### About this task
Among the records that follow, set down only the lines from the one containing "The sequence (p[k])" to the one containing "The sequence (R[n])", both included, exactly.

[Stored items]
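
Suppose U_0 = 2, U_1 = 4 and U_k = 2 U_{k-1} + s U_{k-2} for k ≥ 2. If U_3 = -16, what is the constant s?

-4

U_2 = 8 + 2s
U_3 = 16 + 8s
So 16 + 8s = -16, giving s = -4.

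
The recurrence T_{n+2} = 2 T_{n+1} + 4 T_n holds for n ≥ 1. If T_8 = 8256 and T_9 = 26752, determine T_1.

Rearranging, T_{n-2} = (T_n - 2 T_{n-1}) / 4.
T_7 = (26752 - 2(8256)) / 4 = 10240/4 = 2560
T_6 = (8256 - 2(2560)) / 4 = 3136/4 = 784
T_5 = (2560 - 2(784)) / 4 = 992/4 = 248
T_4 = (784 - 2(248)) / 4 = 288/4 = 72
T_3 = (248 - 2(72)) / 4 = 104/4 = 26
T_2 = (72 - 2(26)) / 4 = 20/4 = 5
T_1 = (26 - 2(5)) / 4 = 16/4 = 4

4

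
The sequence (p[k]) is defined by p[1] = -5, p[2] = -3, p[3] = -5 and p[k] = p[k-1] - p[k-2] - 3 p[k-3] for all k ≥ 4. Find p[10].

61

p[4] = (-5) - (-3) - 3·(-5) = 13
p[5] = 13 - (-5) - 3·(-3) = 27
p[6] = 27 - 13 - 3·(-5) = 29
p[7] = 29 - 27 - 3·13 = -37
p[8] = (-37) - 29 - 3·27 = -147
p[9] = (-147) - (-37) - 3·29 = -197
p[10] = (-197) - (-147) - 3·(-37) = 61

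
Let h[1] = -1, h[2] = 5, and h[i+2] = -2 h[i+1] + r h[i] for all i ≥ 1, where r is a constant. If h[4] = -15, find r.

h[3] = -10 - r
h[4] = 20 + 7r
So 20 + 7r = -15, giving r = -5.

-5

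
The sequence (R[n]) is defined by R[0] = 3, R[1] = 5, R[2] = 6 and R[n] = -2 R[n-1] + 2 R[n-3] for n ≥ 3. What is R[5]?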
==
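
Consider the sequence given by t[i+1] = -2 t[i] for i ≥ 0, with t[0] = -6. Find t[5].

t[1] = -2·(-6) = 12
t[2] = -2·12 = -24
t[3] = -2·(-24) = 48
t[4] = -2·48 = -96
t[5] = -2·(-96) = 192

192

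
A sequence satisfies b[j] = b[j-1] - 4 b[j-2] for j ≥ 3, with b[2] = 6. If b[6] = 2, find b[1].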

### Completed exercise
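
The sequence (p[k]) is defined by p[1] = -5, p[2] = -3, p[3] = -5 and p[k] = p[k-1] - p[k-2] - 3 p[k-3] for all k ≥ 4. Find p[10].

61

p[4] = (-5) - (-3) - 3·(-5) = 13
p[5] = 13 - (-5) - 3·(-3) = 27
p[6] = 27 - 13 - 3·(-5) = 29
p[7] = 29 - 27 - 3·13 = -37
p[8] = (-37) - 29 - 3·27 = -147
p[9] = (-147) - (-37) - 3·29 = -197
p[10] = (-197) - (-147) - 3·(-37) = 61

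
Let h[1] = -1, h[2] = 5, and h[i+2] = -2 h[i+1] + r h[i] for all i ≥ 1, where r is a constant. If h[4] = -15, find r.

h[3] = -10 - r
h[4] = 20 + 7r
So 20 + 7r = -15, giving r = -5.

-5

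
The sequence (R[n]) is defined by R[0] = 3, R[1] = 5, R[2] = 6 and R[n] = -2 R[n-1] + 2 R[n-3] for n ≥ 3. What is R[5]?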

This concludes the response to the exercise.